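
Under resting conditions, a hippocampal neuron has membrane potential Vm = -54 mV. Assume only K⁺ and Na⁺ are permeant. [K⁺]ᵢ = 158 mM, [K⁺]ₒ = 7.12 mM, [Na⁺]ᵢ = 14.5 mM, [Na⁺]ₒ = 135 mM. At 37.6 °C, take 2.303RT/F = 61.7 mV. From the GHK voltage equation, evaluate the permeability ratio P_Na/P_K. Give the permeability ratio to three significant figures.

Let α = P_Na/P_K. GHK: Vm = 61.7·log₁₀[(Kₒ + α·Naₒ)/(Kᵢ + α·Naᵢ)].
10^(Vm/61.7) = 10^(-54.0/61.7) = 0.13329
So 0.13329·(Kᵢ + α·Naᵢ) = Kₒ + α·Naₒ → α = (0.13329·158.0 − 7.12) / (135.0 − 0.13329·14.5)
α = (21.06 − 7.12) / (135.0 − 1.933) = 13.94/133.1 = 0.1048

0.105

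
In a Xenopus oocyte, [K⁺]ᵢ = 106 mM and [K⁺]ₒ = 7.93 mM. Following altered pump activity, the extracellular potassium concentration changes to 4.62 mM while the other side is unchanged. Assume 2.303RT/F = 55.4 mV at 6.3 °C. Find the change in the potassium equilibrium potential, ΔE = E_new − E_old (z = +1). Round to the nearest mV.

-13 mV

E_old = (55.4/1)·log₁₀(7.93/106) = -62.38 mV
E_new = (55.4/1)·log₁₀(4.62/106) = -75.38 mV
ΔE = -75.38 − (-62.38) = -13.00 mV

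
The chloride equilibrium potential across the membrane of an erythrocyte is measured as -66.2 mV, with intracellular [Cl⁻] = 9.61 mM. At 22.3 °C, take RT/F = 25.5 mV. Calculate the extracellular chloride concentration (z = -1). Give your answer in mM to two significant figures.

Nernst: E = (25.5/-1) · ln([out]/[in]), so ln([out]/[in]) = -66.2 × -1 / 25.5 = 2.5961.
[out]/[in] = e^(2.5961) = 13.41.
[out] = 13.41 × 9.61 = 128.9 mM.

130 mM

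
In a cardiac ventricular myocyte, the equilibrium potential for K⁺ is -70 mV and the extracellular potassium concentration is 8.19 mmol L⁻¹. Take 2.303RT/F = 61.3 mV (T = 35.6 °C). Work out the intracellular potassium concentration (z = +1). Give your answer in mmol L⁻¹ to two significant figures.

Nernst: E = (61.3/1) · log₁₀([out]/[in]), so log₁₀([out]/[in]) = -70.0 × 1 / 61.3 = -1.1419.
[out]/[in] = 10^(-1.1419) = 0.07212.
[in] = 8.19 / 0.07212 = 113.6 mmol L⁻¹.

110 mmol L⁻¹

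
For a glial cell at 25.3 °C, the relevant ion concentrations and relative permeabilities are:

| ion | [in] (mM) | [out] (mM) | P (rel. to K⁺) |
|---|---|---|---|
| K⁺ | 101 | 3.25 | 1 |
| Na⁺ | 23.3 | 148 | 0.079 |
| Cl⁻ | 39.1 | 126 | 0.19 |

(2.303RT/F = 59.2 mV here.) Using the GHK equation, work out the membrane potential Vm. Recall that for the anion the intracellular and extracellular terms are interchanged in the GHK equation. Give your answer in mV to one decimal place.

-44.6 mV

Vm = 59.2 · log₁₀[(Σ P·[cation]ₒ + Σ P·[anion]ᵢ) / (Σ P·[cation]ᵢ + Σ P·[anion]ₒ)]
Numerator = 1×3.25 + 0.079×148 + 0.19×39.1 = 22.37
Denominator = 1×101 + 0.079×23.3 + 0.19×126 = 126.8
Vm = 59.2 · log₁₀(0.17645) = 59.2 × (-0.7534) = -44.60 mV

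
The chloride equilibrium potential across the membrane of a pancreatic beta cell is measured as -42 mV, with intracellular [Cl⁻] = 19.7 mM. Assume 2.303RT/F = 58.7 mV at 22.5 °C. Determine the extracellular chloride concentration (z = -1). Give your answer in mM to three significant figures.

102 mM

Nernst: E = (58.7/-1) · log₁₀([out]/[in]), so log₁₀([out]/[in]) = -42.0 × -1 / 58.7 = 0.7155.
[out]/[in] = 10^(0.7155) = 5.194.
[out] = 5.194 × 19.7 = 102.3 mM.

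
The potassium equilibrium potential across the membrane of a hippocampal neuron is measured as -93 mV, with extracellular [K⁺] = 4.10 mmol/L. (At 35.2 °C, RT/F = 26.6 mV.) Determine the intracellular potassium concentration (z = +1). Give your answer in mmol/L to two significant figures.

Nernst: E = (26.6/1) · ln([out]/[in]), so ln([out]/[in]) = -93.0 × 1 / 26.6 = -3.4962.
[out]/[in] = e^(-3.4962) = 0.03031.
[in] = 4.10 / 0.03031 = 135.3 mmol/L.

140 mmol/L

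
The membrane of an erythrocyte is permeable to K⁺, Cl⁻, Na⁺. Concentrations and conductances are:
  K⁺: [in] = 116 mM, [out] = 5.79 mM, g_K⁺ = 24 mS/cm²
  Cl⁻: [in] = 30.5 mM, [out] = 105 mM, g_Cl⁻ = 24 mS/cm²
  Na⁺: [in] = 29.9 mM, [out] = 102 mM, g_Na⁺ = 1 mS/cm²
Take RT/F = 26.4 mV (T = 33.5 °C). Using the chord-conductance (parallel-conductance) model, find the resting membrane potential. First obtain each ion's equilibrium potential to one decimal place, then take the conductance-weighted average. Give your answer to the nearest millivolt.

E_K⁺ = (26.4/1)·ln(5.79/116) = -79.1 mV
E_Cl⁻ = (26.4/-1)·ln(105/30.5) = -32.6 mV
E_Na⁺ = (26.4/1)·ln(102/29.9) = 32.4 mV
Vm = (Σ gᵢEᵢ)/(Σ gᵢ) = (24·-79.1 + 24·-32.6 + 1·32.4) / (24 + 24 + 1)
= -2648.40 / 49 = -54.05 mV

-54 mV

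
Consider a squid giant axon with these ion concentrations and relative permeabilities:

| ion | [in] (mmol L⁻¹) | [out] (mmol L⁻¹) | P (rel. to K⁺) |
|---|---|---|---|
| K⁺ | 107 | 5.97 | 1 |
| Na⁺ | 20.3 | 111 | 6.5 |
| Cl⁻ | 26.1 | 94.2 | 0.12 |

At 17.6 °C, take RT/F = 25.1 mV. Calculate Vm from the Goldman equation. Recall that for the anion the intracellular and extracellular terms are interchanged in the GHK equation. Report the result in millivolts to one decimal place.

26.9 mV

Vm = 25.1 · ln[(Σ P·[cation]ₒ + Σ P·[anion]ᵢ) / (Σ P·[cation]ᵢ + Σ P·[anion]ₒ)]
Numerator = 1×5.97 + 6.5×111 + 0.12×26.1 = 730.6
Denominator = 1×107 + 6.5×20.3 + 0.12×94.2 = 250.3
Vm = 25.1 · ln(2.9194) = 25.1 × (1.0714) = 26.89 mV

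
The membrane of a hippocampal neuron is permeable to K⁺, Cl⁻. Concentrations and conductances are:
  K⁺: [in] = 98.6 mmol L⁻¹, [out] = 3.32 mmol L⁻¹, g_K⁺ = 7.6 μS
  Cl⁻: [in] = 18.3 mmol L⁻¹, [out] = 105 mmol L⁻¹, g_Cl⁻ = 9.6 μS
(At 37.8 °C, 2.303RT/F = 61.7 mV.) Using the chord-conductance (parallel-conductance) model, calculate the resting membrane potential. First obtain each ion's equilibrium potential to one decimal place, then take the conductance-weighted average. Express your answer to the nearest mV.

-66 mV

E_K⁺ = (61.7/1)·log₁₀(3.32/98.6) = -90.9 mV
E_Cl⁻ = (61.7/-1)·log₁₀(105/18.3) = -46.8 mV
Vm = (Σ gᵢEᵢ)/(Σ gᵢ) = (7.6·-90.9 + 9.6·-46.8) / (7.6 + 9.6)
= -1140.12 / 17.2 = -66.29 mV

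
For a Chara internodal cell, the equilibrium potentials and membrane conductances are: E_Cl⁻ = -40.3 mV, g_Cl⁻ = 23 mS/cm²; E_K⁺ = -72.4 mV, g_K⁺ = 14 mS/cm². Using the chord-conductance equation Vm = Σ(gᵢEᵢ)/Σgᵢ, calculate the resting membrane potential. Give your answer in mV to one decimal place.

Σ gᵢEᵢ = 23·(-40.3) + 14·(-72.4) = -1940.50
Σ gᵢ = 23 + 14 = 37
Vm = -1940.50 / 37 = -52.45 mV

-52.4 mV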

==

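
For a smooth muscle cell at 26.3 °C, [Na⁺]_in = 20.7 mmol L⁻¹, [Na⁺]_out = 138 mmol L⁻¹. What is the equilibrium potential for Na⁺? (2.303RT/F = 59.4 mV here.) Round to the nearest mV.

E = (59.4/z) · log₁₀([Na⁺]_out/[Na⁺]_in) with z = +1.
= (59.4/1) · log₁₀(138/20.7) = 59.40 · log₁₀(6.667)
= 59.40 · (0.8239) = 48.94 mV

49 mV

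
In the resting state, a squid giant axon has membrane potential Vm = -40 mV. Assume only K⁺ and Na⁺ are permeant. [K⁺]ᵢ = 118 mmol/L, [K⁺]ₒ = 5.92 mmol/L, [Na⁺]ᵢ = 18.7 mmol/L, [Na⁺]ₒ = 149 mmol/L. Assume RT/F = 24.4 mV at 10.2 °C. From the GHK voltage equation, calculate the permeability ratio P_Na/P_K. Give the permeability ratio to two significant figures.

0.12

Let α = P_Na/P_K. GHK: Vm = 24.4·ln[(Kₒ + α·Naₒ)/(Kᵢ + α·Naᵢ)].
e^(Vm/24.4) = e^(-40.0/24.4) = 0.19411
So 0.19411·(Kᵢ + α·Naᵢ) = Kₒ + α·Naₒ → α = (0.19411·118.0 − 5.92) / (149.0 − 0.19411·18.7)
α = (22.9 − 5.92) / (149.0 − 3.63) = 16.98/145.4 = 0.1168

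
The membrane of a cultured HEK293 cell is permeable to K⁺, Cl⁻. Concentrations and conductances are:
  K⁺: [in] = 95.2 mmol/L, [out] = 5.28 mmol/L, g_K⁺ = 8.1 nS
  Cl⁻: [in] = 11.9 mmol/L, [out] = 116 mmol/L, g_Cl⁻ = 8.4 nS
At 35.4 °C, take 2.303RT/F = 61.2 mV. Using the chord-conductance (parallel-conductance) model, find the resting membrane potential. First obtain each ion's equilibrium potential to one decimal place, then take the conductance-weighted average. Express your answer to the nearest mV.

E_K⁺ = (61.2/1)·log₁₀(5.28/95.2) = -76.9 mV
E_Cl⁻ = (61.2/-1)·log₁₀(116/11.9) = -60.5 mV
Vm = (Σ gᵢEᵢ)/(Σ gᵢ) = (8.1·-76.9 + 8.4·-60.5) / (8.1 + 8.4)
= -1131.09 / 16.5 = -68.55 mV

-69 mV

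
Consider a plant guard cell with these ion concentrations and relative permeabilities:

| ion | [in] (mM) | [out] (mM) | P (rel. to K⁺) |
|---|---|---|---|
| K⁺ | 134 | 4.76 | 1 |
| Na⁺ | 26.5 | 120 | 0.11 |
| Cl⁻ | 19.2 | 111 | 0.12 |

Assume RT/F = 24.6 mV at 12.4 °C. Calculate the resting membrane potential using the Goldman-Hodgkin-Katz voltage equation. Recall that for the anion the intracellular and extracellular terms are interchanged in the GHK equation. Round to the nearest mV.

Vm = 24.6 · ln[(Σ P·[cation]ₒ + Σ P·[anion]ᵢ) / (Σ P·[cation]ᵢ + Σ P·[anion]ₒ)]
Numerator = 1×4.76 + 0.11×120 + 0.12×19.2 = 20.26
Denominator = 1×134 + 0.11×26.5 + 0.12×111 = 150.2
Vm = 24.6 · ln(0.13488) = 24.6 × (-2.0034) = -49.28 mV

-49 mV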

* **Description of the task**: The answer should be one number, the count of lines above that contain "permeabilities".

* **Finished task**: 3